EXERCISE GOAL → An unaltered copy of every line below is the expected output.

[Saved entries]
━━━━━━━━━━━━━━━━

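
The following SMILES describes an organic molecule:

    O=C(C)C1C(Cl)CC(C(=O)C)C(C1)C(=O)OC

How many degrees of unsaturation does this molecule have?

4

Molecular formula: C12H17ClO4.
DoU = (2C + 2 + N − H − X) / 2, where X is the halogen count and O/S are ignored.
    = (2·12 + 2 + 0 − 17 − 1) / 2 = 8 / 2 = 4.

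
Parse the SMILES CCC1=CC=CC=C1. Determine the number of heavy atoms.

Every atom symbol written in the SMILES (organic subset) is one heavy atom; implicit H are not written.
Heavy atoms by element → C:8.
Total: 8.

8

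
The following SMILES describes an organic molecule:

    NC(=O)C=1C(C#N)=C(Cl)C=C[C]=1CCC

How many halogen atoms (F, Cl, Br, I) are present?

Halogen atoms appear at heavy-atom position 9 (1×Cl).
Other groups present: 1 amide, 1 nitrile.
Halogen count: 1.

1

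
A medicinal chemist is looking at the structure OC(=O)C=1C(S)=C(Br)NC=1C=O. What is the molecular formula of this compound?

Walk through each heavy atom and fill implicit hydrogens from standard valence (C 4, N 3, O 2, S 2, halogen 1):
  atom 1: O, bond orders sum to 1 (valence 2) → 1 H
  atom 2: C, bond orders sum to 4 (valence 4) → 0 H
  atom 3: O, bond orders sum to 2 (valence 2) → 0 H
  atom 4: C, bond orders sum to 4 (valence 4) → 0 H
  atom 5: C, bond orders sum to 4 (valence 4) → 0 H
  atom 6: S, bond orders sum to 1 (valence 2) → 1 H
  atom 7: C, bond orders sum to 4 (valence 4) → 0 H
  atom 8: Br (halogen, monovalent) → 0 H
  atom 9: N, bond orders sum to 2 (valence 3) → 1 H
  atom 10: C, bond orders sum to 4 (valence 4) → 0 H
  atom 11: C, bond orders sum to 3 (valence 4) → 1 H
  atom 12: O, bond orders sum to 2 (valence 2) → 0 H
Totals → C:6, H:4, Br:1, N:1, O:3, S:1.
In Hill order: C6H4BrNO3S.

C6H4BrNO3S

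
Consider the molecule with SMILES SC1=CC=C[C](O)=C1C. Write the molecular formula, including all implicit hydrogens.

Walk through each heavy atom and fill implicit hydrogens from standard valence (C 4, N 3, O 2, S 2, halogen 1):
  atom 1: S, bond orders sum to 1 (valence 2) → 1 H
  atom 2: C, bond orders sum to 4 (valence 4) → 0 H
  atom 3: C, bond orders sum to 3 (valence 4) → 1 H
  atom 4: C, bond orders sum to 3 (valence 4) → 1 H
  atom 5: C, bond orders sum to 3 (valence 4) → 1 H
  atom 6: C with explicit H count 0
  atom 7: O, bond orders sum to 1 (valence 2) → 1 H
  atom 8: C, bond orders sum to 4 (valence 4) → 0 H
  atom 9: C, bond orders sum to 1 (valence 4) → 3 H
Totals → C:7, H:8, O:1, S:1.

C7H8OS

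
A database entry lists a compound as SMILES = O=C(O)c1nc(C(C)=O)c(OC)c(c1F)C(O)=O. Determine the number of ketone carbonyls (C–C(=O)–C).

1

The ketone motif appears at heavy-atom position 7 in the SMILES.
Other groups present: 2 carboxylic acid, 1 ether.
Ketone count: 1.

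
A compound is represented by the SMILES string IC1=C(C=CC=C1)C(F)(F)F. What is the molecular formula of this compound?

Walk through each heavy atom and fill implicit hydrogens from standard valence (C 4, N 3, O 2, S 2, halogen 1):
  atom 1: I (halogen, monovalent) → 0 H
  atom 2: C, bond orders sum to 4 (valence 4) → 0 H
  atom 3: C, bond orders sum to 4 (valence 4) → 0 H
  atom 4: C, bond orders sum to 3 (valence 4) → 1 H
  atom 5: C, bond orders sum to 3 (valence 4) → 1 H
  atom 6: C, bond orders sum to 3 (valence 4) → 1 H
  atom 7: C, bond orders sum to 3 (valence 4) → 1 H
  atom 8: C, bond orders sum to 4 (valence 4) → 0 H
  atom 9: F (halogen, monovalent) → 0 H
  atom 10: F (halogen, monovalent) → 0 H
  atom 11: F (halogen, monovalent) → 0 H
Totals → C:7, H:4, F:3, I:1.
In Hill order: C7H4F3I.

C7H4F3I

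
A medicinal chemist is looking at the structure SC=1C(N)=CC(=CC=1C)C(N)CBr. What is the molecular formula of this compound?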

━━━━━━━━━━━━━━━━

EXPECTED ANSWER →
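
The following SMILES describes an organic molecule:

    O=C(C)C1C(Cl)CC(C(=O)C)C(C1)C(=O)OC

How many degrees of unsaturation does this molecule have?

4

Molecular formula: C12H17ClO4.
DoU = (2C + 2 + N − H − X) / 2, where X is the halogen count and O/S are ignored.
    = (2·12 + 2 + 0 − 17 − 1) / 2 = 8 / 2 = 4.

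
Parse the SMILES CCC1=CC=CC=C1. Determine the number of heavy atoms.

Every atom symbol written in the SMILES (organic subset) is one heavy atom; implicit H are not written.
Heavy atoms by element → C:8.
Total: 8.

8

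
The following SMILES describes an organic molecule:

    NC(=O)C=1C(C#N)=C(Cl)C=C[C]=1CCC

How many halogen atoms (F, Cl, Br, I) are present?

Halogen atoms appear at heavy-atom position 9 (1×Cl).
Other groups present: 1 amide, 1 nitrile.
Halogen count: 1.

1

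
A medicinal chemist is looking at the structure OC(=O)C=1C(S)=C(Br)NC=1C=O. What is the molecular formula of this compound?

Walk through each heavy atom and fill implicit hydrogens from standard valence (C 4, N 3, O 2, S 2, halogen 1):
  atom 1: O, bond orders sum to 1 (valence 2) → 1 H
  atom 2: C, bond orders sum to 4 (valence 4) → 0 H
  atom 3: O, bond orders sum to 2 (valence 2) → 0 H
  atom 4: C, bond orders sum to 4 (valence 4) → 0 H
  atom 5: C, bond orders sum to 4 (valence 4) → 0 H
  atom 6: S, bond orders sum to 1 (valence 2) → 1 H
  atom 7: C, bond orders sum to 4 (valence 4) → 0 H
  atom 8: Br (halogen, monovalent) → 0 H
  atom 9: N, bond orders sum to 2 (valence 3) → 1 H
  atom 10: C, bond orders sum to 4 (valence 4) → 0 H
  atom 11: C, bond orders sum to 3 (valence 4) → 1 H
  atom 12: O, bond orders sum to 2 (valence 2) → 0 H
Totals → C:6, H:4, Br:1, N:1, O:3, S:1.
In Hill order: C6H4BrNO3S.

C6H4BrNO3S

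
Consider the molecule with SMILES SC1=CC=C[C](O)=C1C. Write the molecular formula, including all implicit hydrogens.

Walk through each heavy atom and fill implicit hydrogens from standard valence (C 4, N 3, O 2, S 2, halogen 1):
  atom 1: S, bond orders sum to 1 (valence 2) → 1 H
  atom 2: C, bond orders sum to 4 (valence 4) → 0 H
  atom 3: C, bond orders sum to 3 (valence 4) → 1 H
  atom 4: C, bond orders sum to 3 (valence 4) → 1 H
  atom 5: C, bond orders sum to 3 (valence 4) → 1 H
  atom 6: C with explicit H count 0
  atom 7: O, bond orders sum to 1 (valence 2) → 1 H
  atom 8: C, bond orders sum to 4 (valence 4) → 0 H
  atom 9: C, bond orders sum to 1 (valence 4) → 3 H
Totals → C:7, H:8, O:1, S:1.

C7H8OS

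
A database entry lists a compound as SMILES = O=C(O)c1nc(C(C)=O)c(OC)c(c1F)C(O)=O. Determine the number of ketone carbonyls (C–C(=O)–C).

1

The ketone motif appears at heavy-atom position 7 in the SMILES.
Other groups present: 2 carboxylic acid, 1 ether.
Ketone count: 1.

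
A compound is represented by the SMILES string IC1=C(C=CC=C1)C(F)(F)F. What is the molecular formula of this compound?

Walk through each heavy atom and fill implicit hydrogens from standard valence (C 4, N 3, O 2, S 2, halogen 1):
  atom 1: I (halogen, monovalent) → 0 H
  atom 2: C, bond orders sum to 4 (valence 4) → 0 H
  atom 3: C, bond orders sum to 4 (valence 4) → 0 H
  atom 4: C, bond orders sum to 3 (valence 4) → 1 H
  atom 5: C, bond orders sum to 3 (valence 4) → 1 H
  atom 6: C, bond orders sum to 3 (valence 4) → 1 H
  atom 7: C, bond orders sum to 3 (valence 4) → 1 H
  atom 8: C, bond orders sum to 4 (valence 4) → 0 H
  atom 9: F (halogen, monovalent) → 0 H
  atom 10: F (halogen, monovalent) → 0 H
  atom 11: F (halogen, monovalent) → 0 H
Totals → C:7, H:4, F:3, I:1.
In Hill order: C7H4F3I.

C7H4F3I

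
A medicinal chemist is looking at the structure SC=1C(N)=CC(=CC=1C)C(N)CBr. What is the molecular formula of this compound?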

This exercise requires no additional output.